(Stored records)
━━━━━━━━
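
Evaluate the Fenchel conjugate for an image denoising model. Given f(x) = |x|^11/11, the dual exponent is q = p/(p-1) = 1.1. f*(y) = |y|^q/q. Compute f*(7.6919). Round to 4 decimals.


The conjugate exponent q satisfies 1/p + 1/q = 1.
p = 11, so q = 11/(11 - 1) = 1.1
|y|^q = 7.6919^1.1 = 9.4327
f*(7.6919) = 9.4327 / 1.1 = 8.5752


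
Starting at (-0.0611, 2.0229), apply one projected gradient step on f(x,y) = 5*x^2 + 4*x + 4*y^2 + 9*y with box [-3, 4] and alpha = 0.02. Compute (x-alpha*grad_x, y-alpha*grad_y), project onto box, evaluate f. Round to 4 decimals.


Step 1: Compute gradient at (-0.0611, 2.0229).
grad_x = 2*5*-0.0611 + 4 = 3.389
grad_y = 2*4*2.0229 + 9 = 25.1832
Step 2: Gradient step.
x_raw = -0.0611 - 0.02*3.389 = -0.1289
y_raw = 2.0229 - 0.02*25.1832 = 1.5192
Step 3: Project onto [-3, 4].
x_proj = clip(-0.1289) = -0.1289
y_proj = clip(1.5192) = 1.5192
Step 4: Evaluate f.
f(-0.1289, 1.5192) = 22.473


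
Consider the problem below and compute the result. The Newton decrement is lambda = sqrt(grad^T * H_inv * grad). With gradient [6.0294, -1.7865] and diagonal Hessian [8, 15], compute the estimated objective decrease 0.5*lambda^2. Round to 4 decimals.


Step 1: H is diagonal, so H^(-1) * g = [0.7537, -0.1191].
Step 2: g^T H^(-1) g = sum_i g_i^2 / H_ii
  = (6.0294)^2/8 + (-1.7865)^2/15
  = 4.5442 + 0.2128 = 4.757
Step 3: Objective decrease = 0.5 * g^T H^(-1) g = 2.3785


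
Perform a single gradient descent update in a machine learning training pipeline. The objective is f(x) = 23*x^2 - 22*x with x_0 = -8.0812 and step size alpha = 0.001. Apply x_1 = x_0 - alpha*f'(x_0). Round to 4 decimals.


We compute the gradient at x_0 and apply the update.
f'(x) = 46*x - 22
f'(-8.0812) = 46*-8.0812 - 22 = -393.7352
x_1 = -8.0812 - 0.001*-393.7352 = -7.6875


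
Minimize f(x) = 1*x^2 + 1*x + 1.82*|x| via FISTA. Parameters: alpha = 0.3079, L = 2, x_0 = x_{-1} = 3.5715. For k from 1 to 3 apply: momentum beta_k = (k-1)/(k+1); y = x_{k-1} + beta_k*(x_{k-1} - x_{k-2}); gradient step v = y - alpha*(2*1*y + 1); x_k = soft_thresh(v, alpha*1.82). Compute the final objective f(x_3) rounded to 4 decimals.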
━━━━━━━━
» **Task directions**: Print all the entries above. Keep each one exact.

» **Output**:
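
Evaluate the Fenchel conjugate for an image denoising model. Given f(x) = |x|^11/11, the dual exponent is q = p/(p-1) = 1.1. f*(y) = |y|^q/q. Compute f*(7.6919). Round to 4 decimals.


The conjugate exponent q satisfies 1/p + 1/q = 1.
p = 11, so q = 11/(11 - 1) = 1.1
|y|^q = 7.6919^1.1 = 9.4327
f*(7.6919) = 9.4327 / 1.1 = 8.5752


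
Starting at (-0.0611, 2.0229), apply one projected gradient step on f(x,y) = 5*x^2 + 4*x + 4*y^2 + 9*y with box [-3, 4] and alpha = 0.02. Compute (x-alpha*grad_x, y-alpha*grad_y), project onto box, evaluate f. Round to 4 decimals.


Step 1: Compute gradient at (-0.0611, 2.0229).
grad_x = 2*5*-0.0611 + 4 = 3.389
grad_y = 2*4*2.0229 + 9 = 25.1832
Step 2: Gradient step.
x_raw = -0.0611 - 0.02*3.389 = -0.1289
y_raw = 2.0229 - 0.02*25.1832 = 1.5192
Step 3: Project onto [-3, 4].
x_proj = clip(-0.1289) = -0.1289
y_proj = clip(1.5192) = 1.5192
Step 4: Evaluate f.
f(-0.1289, 1.5192) = 22.473


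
Consider the problem below and compute the result. The Newton decrement is lambda = sqrt(grad^T * H_inv * grad). With gradient [6.0294, -1.7865] and diagonal Hessian [8, 15], compute the estimated objective decrease 0.5*lambda^2. Round to 4 decimals.


Step 1: H is diagonal, so H^(-1) * g = [0.7537, -0.1191].
Step 2: g^T H^(-1) g = sum_i g_i^2 / H_ii
  = (6.0294)^2/8 + (-1.7865)^2/15
  = 4.5442 + 0.2128 = 4.757
Step 3: Objective decrease = 0.5 * g^T H^(-1) g = 2.3785


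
Perform a single gradient descent update in a machine learning training pipeline. The objective is f(x) = 23*x^2 - 22*x with x_0 = -8.0812 and step size alpha = 0.001. Apply x_1 = x_0 - alpha*f'(x_0). Round to 4 decimals.


We compute the gradient at x_0 and apply the update.
f'(x) = 46*x - 22
f'(-8.0812) = 46*-8.0812 - 22 = -393.7352
x_1 = -8.0812 - 0.001*-393.7352 = -7.6875


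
Minimize f(x) = 1*x^2 + 1*x + 1.82*|x| via FISTA. Parameters: alpha = 0.3079, L = 2, x_0 = x_{-1} = 3.5715. For k from 1 to 3 apply: momentum beta_k = (k-1)/(k+1); y = x_{k-1} + beta_k*(x_{k-1} - x_{k-2}); gradient step v = y - alpha*(2*1*y + 1); x_k = soft_thresh(v, alpha*1.82). Compute the final objective f(x_3) rounded to 4 decimals.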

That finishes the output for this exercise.